_Instructions to follow_. Go through the data below line by line. Give only the number of lines that contain "increase".

_Input material_.
┄┄┄┄┄┄
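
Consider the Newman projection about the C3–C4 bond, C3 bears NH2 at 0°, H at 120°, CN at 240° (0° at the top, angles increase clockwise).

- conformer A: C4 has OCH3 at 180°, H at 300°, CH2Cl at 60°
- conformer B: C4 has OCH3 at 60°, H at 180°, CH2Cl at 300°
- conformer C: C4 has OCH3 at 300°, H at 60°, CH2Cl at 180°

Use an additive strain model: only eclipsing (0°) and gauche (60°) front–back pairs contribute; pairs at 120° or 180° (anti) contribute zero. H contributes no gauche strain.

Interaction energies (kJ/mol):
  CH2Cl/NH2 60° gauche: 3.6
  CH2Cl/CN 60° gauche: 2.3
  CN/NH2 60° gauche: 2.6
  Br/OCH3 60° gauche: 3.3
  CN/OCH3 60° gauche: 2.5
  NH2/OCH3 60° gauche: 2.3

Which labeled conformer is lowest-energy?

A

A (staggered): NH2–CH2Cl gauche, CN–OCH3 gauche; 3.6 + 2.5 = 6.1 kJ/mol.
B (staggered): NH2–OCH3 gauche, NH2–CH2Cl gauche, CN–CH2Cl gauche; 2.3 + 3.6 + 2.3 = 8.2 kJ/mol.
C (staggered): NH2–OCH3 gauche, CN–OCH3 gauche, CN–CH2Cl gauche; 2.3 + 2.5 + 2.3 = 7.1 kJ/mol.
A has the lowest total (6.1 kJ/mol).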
┄┄┄┄┄┄
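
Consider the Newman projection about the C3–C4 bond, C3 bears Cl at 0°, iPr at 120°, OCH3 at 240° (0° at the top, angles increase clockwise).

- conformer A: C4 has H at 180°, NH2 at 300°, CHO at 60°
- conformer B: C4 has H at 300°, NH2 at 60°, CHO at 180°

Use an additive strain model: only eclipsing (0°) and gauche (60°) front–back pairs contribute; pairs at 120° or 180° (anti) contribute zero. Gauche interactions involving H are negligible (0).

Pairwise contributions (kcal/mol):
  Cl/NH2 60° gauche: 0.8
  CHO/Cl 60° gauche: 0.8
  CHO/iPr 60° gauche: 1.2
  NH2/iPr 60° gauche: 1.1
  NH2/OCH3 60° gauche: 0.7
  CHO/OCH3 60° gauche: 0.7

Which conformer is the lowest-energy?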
┄┄┄┄┄┄
_Output for this exercise_. 2